◆ EXERCISE REQUIREMENTS ◆
Retype, word for word, every line of the records below starting at the one that contains "A uniform disk (I" and ending at the one that contains "A uniform thin spherical shell, of"; include both of those lines and nothing more.

──────── INPUT RECORDS ────────

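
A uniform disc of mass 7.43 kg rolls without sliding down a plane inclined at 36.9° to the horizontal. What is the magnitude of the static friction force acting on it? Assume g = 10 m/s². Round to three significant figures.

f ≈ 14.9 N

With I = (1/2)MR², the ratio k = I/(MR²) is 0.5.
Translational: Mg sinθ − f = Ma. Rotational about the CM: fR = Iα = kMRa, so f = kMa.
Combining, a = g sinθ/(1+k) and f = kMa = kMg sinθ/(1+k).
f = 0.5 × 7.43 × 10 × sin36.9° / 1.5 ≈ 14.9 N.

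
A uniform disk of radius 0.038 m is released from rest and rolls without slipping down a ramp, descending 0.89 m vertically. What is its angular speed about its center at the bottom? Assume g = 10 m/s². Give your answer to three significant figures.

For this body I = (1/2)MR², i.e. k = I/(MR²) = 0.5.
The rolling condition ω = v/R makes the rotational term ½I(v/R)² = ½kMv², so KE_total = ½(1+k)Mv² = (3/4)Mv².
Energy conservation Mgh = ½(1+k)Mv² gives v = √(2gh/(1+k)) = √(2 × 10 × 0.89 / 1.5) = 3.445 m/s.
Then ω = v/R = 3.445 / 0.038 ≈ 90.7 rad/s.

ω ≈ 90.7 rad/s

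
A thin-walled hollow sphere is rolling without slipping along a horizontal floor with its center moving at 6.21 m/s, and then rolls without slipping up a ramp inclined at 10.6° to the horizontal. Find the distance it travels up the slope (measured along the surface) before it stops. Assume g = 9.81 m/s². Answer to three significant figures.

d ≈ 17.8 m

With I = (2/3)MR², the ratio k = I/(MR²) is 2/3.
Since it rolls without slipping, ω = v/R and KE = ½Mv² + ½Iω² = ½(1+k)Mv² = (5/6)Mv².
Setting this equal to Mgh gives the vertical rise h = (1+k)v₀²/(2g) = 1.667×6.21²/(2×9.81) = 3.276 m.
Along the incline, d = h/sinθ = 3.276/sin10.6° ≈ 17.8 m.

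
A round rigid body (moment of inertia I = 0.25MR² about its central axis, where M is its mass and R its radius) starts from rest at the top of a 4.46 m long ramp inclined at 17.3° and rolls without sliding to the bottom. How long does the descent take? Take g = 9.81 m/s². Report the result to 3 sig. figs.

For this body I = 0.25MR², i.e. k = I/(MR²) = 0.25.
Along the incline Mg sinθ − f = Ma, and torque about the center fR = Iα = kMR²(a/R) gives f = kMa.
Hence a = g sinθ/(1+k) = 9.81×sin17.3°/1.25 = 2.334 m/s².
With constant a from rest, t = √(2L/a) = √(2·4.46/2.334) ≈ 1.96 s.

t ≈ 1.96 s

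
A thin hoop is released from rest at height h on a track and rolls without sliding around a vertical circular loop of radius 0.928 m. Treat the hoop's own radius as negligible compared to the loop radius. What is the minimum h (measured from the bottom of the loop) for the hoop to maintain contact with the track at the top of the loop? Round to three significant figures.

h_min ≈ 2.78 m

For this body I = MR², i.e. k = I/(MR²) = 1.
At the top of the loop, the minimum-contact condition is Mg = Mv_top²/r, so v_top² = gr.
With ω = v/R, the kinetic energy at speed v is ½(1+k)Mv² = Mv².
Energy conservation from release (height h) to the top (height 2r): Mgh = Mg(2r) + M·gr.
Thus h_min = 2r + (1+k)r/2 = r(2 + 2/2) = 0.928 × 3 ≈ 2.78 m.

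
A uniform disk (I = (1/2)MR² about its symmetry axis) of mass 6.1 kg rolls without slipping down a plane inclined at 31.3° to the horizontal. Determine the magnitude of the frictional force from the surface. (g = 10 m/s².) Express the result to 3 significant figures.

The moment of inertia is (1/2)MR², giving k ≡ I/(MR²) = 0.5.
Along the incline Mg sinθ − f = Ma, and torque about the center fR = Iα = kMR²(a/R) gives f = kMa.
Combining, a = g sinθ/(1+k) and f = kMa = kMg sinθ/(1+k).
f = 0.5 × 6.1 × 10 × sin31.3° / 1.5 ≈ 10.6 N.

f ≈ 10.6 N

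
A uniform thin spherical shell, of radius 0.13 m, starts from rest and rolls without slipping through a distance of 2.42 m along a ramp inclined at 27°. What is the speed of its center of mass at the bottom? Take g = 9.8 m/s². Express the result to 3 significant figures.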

────────
──────── INPUT RECORDS ────────

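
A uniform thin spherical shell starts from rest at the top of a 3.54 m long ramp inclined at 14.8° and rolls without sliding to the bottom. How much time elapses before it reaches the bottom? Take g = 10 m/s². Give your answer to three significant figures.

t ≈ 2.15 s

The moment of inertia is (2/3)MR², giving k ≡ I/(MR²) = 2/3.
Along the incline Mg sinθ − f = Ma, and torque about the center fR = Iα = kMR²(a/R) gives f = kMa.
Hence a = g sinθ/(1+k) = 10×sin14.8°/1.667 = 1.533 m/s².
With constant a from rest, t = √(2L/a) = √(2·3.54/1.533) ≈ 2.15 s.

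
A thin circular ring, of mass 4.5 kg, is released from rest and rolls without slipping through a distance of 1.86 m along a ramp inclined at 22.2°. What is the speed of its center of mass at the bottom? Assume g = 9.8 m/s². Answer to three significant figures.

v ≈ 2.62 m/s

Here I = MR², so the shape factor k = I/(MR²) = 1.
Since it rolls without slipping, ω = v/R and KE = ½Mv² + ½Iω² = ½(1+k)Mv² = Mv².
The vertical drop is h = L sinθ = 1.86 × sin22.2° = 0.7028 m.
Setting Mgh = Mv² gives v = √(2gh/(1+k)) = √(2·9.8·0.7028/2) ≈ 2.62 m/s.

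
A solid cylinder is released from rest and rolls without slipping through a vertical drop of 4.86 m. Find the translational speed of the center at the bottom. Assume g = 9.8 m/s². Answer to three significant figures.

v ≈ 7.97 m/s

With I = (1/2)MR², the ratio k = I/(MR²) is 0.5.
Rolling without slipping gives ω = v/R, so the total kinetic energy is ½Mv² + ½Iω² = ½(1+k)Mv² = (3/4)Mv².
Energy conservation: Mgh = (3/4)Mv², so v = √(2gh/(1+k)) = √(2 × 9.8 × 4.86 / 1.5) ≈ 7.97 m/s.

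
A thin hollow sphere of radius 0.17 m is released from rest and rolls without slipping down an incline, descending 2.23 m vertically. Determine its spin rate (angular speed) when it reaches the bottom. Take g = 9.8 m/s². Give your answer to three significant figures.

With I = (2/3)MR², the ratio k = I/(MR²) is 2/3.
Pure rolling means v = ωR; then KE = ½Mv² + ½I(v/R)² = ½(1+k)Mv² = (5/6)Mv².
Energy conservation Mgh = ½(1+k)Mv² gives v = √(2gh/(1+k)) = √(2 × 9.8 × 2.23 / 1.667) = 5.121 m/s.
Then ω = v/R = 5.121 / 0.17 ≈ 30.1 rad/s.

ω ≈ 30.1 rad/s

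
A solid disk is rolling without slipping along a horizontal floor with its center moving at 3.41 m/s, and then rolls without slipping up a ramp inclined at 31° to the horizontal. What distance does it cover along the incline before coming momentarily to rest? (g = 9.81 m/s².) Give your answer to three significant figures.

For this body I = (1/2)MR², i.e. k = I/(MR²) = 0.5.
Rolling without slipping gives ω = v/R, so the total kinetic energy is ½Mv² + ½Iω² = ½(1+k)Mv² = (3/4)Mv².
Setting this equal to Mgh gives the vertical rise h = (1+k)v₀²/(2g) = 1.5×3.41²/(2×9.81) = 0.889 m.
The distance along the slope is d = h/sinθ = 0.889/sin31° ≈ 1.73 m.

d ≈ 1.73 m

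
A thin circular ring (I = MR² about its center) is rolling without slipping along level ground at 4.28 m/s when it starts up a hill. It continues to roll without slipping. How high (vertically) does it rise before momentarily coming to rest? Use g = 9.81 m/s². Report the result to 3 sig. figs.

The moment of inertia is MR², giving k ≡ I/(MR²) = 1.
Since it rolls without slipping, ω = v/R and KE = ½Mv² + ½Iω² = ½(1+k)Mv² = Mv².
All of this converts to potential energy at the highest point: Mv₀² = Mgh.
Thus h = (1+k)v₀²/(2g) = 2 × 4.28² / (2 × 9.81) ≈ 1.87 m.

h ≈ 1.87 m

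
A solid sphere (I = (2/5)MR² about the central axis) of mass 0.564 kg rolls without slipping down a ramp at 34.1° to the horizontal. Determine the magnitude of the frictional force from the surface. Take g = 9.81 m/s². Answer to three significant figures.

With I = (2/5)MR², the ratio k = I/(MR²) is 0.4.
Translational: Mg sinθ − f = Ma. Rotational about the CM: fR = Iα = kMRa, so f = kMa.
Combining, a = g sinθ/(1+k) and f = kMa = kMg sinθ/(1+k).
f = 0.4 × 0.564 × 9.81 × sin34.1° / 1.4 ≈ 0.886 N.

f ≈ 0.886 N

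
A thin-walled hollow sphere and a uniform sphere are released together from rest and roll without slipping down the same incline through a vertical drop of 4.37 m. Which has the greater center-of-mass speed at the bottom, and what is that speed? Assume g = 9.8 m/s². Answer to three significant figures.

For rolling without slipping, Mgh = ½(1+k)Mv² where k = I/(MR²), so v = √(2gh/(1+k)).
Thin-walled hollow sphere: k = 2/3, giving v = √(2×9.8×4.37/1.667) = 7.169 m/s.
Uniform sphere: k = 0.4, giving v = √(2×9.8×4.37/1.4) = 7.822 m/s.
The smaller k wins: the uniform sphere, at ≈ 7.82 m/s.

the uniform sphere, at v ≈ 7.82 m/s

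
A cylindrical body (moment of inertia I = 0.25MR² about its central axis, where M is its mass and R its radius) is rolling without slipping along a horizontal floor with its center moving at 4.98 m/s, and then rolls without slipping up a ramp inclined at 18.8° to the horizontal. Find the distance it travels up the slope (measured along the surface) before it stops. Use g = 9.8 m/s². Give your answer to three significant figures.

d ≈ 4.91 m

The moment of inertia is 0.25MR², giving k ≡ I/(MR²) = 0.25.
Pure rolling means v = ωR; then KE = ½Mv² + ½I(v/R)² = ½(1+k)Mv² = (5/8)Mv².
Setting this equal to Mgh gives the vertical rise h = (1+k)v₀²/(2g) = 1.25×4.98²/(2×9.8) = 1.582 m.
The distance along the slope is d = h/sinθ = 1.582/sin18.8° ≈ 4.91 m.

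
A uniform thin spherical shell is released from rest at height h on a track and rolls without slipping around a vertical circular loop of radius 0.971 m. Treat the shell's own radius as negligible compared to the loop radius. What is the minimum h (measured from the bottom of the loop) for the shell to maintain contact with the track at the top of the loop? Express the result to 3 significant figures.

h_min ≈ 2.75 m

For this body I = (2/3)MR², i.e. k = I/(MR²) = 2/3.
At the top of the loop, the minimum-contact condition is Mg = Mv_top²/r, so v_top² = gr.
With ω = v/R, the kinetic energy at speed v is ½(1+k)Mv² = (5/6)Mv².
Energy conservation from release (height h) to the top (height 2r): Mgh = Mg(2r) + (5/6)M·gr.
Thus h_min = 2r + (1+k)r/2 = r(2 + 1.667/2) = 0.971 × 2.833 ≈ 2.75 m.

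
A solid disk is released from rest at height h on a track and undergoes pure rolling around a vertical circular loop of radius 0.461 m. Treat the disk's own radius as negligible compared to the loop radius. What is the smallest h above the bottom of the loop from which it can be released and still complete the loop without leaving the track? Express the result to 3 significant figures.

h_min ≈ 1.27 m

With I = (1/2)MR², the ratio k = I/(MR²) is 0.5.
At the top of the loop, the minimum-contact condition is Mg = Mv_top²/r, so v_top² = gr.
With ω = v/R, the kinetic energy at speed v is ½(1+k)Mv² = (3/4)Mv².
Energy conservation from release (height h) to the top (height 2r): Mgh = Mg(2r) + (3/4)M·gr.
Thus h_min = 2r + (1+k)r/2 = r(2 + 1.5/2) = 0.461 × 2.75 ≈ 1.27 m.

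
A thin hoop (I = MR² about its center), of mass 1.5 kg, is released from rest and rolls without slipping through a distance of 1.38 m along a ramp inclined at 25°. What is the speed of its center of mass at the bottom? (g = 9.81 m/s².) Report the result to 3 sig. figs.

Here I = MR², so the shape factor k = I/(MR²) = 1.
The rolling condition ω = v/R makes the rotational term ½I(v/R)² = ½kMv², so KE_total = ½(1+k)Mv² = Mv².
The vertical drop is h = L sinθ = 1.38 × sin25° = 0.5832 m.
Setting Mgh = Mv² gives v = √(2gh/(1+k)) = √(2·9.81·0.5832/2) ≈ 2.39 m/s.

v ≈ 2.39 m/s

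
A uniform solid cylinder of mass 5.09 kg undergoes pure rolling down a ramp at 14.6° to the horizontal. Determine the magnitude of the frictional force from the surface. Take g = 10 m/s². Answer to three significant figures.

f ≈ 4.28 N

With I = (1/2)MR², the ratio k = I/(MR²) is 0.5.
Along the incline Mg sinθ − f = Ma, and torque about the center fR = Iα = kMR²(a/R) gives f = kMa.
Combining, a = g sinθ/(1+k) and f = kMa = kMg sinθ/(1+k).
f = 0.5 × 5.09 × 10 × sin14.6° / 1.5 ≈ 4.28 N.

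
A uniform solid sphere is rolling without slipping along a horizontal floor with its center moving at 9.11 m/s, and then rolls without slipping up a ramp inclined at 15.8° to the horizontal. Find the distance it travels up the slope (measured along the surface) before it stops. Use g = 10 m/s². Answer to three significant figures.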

────────
──────── INPUT RECORDS ────────

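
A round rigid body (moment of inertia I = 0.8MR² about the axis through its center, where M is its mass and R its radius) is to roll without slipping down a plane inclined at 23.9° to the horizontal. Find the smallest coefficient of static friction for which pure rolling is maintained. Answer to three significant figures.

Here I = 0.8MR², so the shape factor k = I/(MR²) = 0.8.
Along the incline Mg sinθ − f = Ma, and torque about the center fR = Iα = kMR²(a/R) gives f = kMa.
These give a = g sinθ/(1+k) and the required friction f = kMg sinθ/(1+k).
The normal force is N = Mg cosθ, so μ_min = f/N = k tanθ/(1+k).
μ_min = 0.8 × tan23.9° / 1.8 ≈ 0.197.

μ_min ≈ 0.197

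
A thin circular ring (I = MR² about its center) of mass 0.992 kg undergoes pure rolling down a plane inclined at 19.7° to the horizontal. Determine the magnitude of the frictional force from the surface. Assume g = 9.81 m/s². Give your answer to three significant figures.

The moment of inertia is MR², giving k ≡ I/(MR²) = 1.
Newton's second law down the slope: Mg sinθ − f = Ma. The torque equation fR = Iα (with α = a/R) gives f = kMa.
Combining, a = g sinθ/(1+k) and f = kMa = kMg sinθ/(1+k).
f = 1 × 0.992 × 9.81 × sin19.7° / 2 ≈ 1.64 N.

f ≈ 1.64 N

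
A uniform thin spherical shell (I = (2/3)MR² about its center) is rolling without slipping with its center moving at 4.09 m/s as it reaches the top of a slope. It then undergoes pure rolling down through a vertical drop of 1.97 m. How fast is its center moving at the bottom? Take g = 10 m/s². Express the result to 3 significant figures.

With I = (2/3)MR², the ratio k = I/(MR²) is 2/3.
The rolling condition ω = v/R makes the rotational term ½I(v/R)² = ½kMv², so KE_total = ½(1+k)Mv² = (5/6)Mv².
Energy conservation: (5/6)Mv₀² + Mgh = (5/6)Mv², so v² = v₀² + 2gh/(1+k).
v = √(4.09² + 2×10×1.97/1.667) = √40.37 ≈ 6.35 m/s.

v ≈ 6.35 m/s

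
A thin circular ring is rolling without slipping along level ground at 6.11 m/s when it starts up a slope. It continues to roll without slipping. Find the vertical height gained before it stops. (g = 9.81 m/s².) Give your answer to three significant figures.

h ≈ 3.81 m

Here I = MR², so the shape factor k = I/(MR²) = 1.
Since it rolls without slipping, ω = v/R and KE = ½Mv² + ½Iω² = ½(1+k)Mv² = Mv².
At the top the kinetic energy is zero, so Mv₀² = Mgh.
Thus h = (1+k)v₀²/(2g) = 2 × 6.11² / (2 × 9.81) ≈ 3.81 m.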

────────

◆ FINISHED EXERCISE ◆
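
A uniform disk (I = (1/2)MR² about its symmetry axis) of mass 6.1 kg rolls without slipping down a plane inclined at 31.3° to the horizontal. Determine the magnitude of the frictional force from the surface. (g = 10 m/s².) Express the result to 3 significant figures.

The moment of inertia is (1/2)MR², giving k ≡ I/(MR²) = 0.5.
Along the incline Mg sinθ − f = Ma, and torque about the center fR = Iα = kMR²(a/R) gives f = kMa.
Combining, a = g sinθ/(1+k) and f = kMa = kMg sinθ/(1+k).
f = 0.5 × 6.1 × 10 × sin31.3° / 1.5 ≈ 10.6 N.

f ≈ 10.6 N

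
A uniform thin spherical shell, of radius 0.13 m, starts from rest and rolls without slipping through a distance of 2.42 m along a ramp inclined at 27°. What is the speed of its center of mass at the bottom? Take g = 9.8 m/s². Express the result to 3 significant figures.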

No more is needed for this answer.